HOW TO COMPLETE THIS TASK: Print the records again, character for character.

Saved entries:
────────────────────────────────────────

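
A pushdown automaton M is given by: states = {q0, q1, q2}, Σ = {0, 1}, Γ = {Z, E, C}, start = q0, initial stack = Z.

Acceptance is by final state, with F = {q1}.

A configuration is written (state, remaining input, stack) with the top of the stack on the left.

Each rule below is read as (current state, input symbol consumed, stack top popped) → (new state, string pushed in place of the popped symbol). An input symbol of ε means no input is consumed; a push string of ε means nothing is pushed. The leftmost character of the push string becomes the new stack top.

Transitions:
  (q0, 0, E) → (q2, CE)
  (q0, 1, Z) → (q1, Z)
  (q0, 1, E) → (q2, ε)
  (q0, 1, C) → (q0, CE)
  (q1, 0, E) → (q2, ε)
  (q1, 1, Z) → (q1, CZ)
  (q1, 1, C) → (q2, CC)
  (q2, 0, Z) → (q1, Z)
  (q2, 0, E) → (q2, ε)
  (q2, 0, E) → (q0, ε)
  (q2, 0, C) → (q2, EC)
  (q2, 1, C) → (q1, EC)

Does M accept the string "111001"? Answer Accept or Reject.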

────────────────────────────────────────

RESULT OF THE EXERCISE:
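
A pushdown automaton M is given by: states = {q0, q1, q2}, Σ = {0, 1}, Γ = {Z, E, C}, start = q0, initial stack = Z.

Acceptance is by final state, with F = {q1}.

A configuration is written (state, remaining input, stack) with the top of the stack on the left.

Each rule below is read as (current state, input symbol consumed, stack top popped) → (new state, string pushed in place of the popped symbol). An input symbol of ε means no input is consumed; a push string of ε means nothing is pushed. The leftmost character of the push string becomes the new stack top.

Transitions:
  (q0, 0, E) → (q2, CE)
  (q0, 1, Z) → (q1, Z)
  (q0, 1, E) → (q2, ε)
  (q0, 1, C) → (q0, CE)
  (q1, 0, E) → (q2, ε)
  (q1, 1, Z) → (q1, CZ)
  (q1, 1, C) → (q2, CC)
  (q2, 0, Z) → (q1, Z)
  (q2, 0, E) → (q2, ε)
  (q2, 0, E) → (q0, ε)
  (q2, 0, C) → (q2, EC)
  (q2, 1, C) → (q1, EC)

Does M accept the string "111001"? Answer Accept or Reject.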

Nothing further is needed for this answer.